## [Your instructions]
Your output should consist of the data, copied exactly.

┌─ Records for this exercise

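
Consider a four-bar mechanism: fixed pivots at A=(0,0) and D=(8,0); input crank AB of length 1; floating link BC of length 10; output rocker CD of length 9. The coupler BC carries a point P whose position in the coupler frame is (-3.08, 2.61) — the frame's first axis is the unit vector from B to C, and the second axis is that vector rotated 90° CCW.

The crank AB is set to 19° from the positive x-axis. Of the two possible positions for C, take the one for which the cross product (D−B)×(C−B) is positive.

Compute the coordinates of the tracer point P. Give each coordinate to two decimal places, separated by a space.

-2.90 -0.91

A=(0,0), D=(8.00,0)
B = A + 1.00·(cos19°, sin19°) = (0.9455, 0.3256)
|BD| = 7.0620
circle(B,10.00) ∩ circle(D,9.00): a=4.8762, h=8.7305
  candidates: C₊=(6.2190,8.8220) cross=61.655; C₋=(5.4141,-8.6205) cross=-61.655
  mode + wants cross > 0 → take C=(6.2190,8.8220) (cross=61.655)
ex = (C−B)/|BC| = (0.5274,0.8496); ey = (-0.8496,0.5274)
P = B + -3.08·ex + 2.61·ey = (-2.8963,-0.9150)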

└─

## [Output below]
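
Consider a four-bar mechanism: fixed pivots at A=(0,0) and D=(8,0); input crank AB of length 1; floating link BC of length 10; output rocker CD of length 9. The coupler BC carries a point P whose position in the coupler frame is (-3.08, 2.61) — the frame's first axis is the unit vector from B to C, and the second axis is that vector rotated 90° CCW.

The crank AB is set to 19° from the positive x-axis. Of the two possible positions for C, take the one for which the cross product (D−B)×(C−B) is positive.

Compute the coordinates of the tracer point P. Give each coordinate to two decimal places, separated by a space.

-2.90 -0.91

A=(0,0), D=(8.00,0)
B = A + 1.00·(cos19°, sin19°) = (0.9455, 0.3256)
|BD| = 7.0620
circle(B,10.00) ∩ circle(D,9.00): a=4.8762, h=8.7305
  candidates: C₊=(6.2190,8.8220) cross=61.655; C₋=(5.4141,-8.6205) cross=-61.655
  mode + wants cross > 0 → take C=(6.2190,8.8220) (cross=61.655)
ex = (C−B)/|BC| = (0.5274,0.8496); ey = (-0.8496,0.5274)
P = B + -3.08·ex + 2.61·ey = (-2.8963,-0.9150)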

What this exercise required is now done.